## Directions
Would you retype the records below exactly as they appear?

Stored items from a collection
Segment Open

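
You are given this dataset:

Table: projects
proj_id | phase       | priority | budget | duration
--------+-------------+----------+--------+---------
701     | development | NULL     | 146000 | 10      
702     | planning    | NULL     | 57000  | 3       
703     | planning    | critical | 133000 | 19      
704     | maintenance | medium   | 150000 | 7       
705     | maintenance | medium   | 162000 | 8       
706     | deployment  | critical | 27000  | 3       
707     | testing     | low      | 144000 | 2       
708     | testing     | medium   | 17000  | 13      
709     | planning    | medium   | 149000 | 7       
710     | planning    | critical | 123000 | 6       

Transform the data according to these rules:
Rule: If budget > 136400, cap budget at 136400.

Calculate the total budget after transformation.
1039000

Step 1: 5 records have budget > 136400
Step 2: These records originally summed to 751000
Step 3: After capping: 5 × 136400 = 682000
Step 4: Unaffected records sum: 357000
Step 5: Final sum = 682000 + 357000 = 1039000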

Segment Closed

## Reply to the exercise
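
You are given this dataset:

Table: projects
proj_id | phase       | priority | budget | duration
--------+-------------+----------+--------+---------
701     | development | NULL     | 146000 | 10      
702     | planning    | NULL     | 57000  | 3       
703     | planning    | critical | 133000 | 19      
704     | maintenance | medium   | 150000 | 7       
705     | maintenance | medium   | 162000 | 8       
706     | deployment  | critical | 27000  | 3       
707     | testing     | low      | 144000 | 2       
708     | testing     | medium   | 17000  | 13      
709     | planning    | medium   | 149000 | 7       
710     | planning    | critical | 123000 | 6       

Transform the data according to these rules:
Rule: If budget > 136400, cap budget at 136400.

Calculate the total budget after transformation.
1039000

Step 1: 5 records have budget > 136400
Step 2: These records originally summed to 751000
Step 3: After capping: 5 × 136400 = 682000
Step 4: Unaffected records sum: 357000
Step 5: Final sum = 682000 + 357000 = 1039000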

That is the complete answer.